Your objective → A word-for-word restatement of the whole listing is the expected answer.

Segment Open

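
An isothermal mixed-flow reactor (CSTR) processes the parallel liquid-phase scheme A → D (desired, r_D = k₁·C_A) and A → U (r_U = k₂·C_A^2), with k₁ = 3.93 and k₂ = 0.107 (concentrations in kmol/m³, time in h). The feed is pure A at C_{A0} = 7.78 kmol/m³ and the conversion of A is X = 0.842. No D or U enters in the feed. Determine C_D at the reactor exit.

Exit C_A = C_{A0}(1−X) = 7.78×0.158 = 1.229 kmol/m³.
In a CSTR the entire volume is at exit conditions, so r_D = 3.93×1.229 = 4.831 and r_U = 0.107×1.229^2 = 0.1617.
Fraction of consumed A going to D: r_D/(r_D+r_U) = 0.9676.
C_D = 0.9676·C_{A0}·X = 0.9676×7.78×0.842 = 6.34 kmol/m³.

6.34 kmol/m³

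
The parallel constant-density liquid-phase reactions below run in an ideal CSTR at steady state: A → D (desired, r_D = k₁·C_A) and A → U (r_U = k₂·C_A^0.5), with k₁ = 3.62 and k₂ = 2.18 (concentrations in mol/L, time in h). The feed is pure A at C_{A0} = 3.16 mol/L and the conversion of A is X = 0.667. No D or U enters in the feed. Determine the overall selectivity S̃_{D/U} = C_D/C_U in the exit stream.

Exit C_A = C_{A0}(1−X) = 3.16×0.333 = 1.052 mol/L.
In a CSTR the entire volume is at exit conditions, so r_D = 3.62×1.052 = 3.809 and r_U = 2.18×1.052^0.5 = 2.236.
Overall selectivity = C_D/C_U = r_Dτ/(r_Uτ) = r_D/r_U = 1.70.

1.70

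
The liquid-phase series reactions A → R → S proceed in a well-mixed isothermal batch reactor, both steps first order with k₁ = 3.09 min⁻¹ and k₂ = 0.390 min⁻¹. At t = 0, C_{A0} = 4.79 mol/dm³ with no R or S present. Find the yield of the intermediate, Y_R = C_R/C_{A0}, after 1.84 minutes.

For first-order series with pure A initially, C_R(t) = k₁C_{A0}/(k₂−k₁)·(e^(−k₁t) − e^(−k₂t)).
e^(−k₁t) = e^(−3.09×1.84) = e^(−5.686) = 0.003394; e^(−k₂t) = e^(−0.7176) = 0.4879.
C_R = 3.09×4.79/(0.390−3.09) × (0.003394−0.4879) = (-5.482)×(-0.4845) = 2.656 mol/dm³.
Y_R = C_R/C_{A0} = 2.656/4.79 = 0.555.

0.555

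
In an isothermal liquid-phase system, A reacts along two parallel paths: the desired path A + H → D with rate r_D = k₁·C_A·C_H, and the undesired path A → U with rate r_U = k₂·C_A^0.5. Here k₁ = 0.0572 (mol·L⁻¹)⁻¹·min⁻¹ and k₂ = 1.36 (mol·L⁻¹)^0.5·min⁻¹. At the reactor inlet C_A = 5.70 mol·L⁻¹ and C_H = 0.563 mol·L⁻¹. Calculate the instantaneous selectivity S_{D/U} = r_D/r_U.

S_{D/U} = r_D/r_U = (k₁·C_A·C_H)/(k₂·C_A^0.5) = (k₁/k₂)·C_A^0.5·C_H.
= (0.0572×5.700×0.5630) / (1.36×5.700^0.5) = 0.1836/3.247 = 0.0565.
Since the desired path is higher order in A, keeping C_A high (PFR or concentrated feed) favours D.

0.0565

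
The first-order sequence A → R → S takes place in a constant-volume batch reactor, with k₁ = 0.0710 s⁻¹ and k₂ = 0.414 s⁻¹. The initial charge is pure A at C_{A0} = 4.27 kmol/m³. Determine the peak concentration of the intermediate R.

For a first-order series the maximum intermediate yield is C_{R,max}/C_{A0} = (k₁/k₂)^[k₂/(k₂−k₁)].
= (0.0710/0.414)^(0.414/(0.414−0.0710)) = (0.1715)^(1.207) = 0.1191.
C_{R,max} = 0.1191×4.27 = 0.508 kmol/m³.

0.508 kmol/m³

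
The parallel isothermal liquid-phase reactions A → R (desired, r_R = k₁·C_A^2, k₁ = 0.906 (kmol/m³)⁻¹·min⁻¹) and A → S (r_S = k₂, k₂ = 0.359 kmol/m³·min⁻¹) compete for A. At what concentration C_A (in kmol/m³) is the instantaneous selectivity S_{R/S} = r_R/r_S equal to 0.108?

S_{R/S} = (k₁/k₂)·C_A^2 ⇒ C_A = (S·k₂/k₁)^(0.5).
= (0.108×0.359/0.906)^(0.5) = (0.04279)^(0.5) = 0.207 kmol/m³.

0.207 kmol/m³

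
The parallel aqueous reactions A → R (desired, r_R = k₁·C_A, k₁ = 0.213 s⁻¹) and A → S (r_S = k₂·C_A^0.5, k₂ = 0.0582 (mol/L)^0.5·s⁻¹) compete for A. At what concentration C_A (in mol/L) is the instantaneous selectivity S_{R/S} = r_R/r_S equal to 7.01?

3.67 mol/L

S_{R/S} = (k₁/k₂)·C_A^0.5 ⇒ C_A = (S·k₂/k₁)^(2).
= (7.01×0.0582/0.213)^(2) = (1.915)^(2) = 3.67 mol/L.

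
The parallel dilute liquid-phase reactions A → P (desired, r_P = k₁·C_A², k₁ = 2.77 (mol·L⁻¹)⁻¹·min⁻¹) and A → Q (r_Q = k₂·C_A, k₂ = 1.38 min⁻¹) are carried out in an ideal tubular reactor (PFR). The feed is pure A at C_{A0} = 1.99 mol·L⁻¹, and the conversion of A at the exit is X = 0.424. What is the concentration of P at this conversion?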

Segment Closed

Answer section →
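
An isothermal mixed-flow reactor (CSTR) processes the parallel liquid-phase scheme A → D (desired, r_D = k₁·C_A) and A → U (r_U = k₂·C_A^2), with k₁ = 3.93 and k₂ = 0.107 (concentrations in kmol/m³, time in h). The feed is pure A at C_{A0} = 7.78 kmol/m³ and the conversion of A is X = 0.842. No D or U enters in the feed. Determine C_D at the reactor exit.

Exit C_A = C_{A0}(1−X) = 7.78×0.158 = 1.229 kmol/m³.
In a CSTR the entire volume is at exit conditions, so r_D = 3.93×1.229 = 4.831 and r_U = 0.107×1.229^2 = 0.1617.
Fraction of consumed A going to D: r_D/(r_D+r_U) = 0.9676.
C_D = 0.9676·C_{A0}·X = 0.9676×7.78×0.842 = 6.34 kmol/m³.

6.34 kmol/m³

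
The parallel constant-density liquid-phase reactions below run in an ideal CSTR at steady state: A → D (desired, r_D = k₁·C_A) and A → U (r_U = k₂·C_A^0.5), with k₁ = 3.62 and k₂ = 2.18 (concentrations in mol/L, time in h). The feed is pure A at C_{A0} = 3.16 mol/L and the conversion of A is X = 0.667. No D or U enters in the feed. Determine the overall selectivity S̃_{D/U} = C_D/C_U in the exit stream.

Exit C_A = C_{A0}(1−X) = 3.16×0.333 = 1.052 mol/L.
In a CSTR the entire volume is at exit conditions, so r_D = 3.62×1.052 = 3.809 and r_U = 2.18×1.052^0.5 = 2.236.
Overall selectivity = C_D/C_U = r_Dτ/(r_Uτ) = r_D/r_U = 1.70.

1.70

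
The liquid-phase series reactions A → R → S proceed in a well-mixed isothermal batch reactor, both steps first order with k₁ = 3.09 min⁻¹ and k₂ = 0.390 min⁻¹. At t = 0, C_{A0} = 4.79 mol/dm³ with no R or S present. Find the yield of the intermediate, Y_R = C_R/C_{A0}, after 1.84 minutes.

For first-order series with pure A initially, C_R(t) = k₁C_{A0}/(k₂−k₁)·(e^(−k₁t) − e^(−k₂t)).
e^(−k₁t) = e^(−3.09×1.84) = e^(−5.686) = 0.003394; e^(−k₂t) = e^(−0.7176) = 0.4879.
C_R = 3.09×4.79/(0.390−3.09) × (0.003394−0.4879) = (-5.482)×(-0.4845) = 2.656 mol/dm³.
Y_R = C_R/C_{A0} = 2.656/4.79 = 0.555.

0.555

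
In an isothermal liquid-phase system, A reacts along two parallel paths: the desired path A + H → D with rate r_D = k₁·C_A·C_H, and the undesired path A → U with rate r_U = k₂·C_A^0.5. Here k₁ = 0.0572 (mol·L⁻¹)⁻¹·min⁻¹ and k₂ = 1.36 (mol·L⁻¹)^0.5·min⁻¹. At the reactor inlet C_A = 5.70 mol·L⁻¹ and C_H = 0.563 mol·L⁻¹. Calculate the instantaneous selectivity S_{D/U} = r_D/r_U.

S_{D/U} = r_D/r_U = (k₁·C_A·C_H)/(k₂·C_A^0.5) = (k₁/k₂)·C_A^0.5·C_H.
= (0.0572×5.700×0.5630) / (1.36×5.700^0.5) = 0.1836/3.247 = 0.0565.
Since the desired path is higher order in A, keeping C_A high (PFR or concentrated feed) favours D.

0.0565

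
The first-order sequence A → R → S takes place in a constant-volume batch reactor, with k₁ = 0.0710 s⁻¹ and k₂ = 0.414 s⁻¹. The initial charge is pure A at C_{A0} = 4.27 kmol/m³. Determine the peak concentration of the intermediate R.

For a first-order series the maximum intermediate yield is C_{R,max}/C_{A0} = (k₁/k₂)^[k₂/(k₂−k₁)].
= (0.0710/0.414)^(0.414/(0.414−0.0710)) = (0.1715)^(1.207) = 0.1191.
C_{R,max} = 0.1191×4.27 = 0.508 kmol/m³.

0.508 kmol/m³

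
The parallel isothermal liquid-phase reactions A → R (desired, r_R = k₁·C_A^2, k₁ = 0.906 (kmol/m³)⁻¹·min⁻¹) and A → S (r_S = k₂, k₂ = 0.359 kmol/m³·min⁻¹) compete for A. At what concentration C_A (in kmol/m³) is the instantaneous selectivity S_{R/S} = r_R/r_S equal to 0.108?

S_{R/S} = (k₁/k₂)·C_A^2 ⇒ C_A = (S·k₂/k₁)^(0.5).
= (0.108×0.359/0.906)^(0.5) = (0.04279)^(0.5) = 0.207 kmol/m³.

0.207 kmol/m³

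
The parallel aqueous reactions A → R (desired, r_R = k₁·C_A, k₁ = 0.213 s⁻¹) and A → S (r_S = k₂·C_A^0.5, k₂ = 0.0582 (mol/L)^0.5·s⁻¹) compete for A. At what concentration C_A (in mol/L) is the instantaneous selectivity S_{R/S} = r_R/r_S equal to 7.01?

3.67 mol/L

S_{R/S} = (k₁/k₂)·C_A^0.5 ⇒ C_A = (S·k₂/k₁)^(2).
= (7.01×0.0582/0.213)^(2) = (1.915)^(2) = 3.67 mol/L.

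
The parallel dilute liquid-phase reactions A → P (desired, r_P = k₁·C_A², k₁ = 2.77 (mol·L⁻¹)⁻¹·min⁻¹) and A → Q (r_Q = k₂·C_A, k₂ = 1.38 min⁻¹) are carried out in an ideal tubular reactor (PFR). The feed is pure A at C_{A0} = 1.99 mol·L⁻¹, and the conversion of A at the exit is X = 0.424. What is the concentration of P at this conversion?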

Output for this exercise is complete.